# Exercise requirements
Beginning with the first line, please return the entries exactly through the line that contains "Ant positions: (3,1), (0,0)", and leave out all later lines.

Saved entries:
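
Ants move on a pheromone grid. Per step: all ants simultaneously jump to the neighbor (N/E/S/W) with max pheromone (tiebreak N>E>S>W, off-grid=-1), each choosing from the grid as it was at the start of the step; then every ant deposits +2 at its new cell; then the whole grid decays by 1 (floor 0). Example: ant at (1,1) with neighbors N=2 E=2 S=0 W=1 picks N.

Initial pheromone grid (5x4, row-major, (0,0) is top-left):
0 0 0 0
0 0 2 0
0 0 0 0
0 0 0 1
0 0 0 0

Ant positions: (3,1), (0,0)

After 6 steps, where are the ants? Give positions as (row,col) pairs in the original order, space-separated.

Step 1: ant0:(3,1)->N->(2,1) | ant1:(0,0)->E->(0,1)
  grid max=1 at (0,1)
Step 2: ant0:(2,1)->N->(1,1) | ant1:(0,1)->E->(0,2)
  grid max=1 at (0,2)
Step 3: ant0:(1,1)->N->(0,1) | ant1:(0,2)->E->(0,3)
  grid max=1 at (0,1)
Step 4: ant0:(0,1)->E->(0,2) | ant1:(0,3)->S->(1,3)
  grid max=1 at (0,2)
Step 5: ant0:(0,2)->E->(0,3) | ant1:(1,3)->N->(0,3)
  grid max=3 at (0,3)
Step 6: ant0:(0,3)->S->(1,3) | ant1:(0,3)->S->(1,3)
  grid max=3 at (1,3)

(1,3) (1,3)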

# Solution for this task
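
Ants move on a pheromone grid. Per step: all ants simultaneously jump to the neighbor (N/E/S/W) with max pheromone (tiebreak N>E>S>W, off-grid=-1), each choosing from the grid as it was at the start of the step; then every ant deposits +2 at its new cell; then the whole grid decays by 1 (floor 0). Example: ant at (1,1) with neighbors N=2 E=2 S=0 W=1 picks N.

Initial pheromone grid (5x4, row-major, (0,0) is top-left):
0 0 0 0
0 0 2 0
0 0 0 0
0 0 0 1
0 0 0 0

Ant positions: (3,1), (0,0)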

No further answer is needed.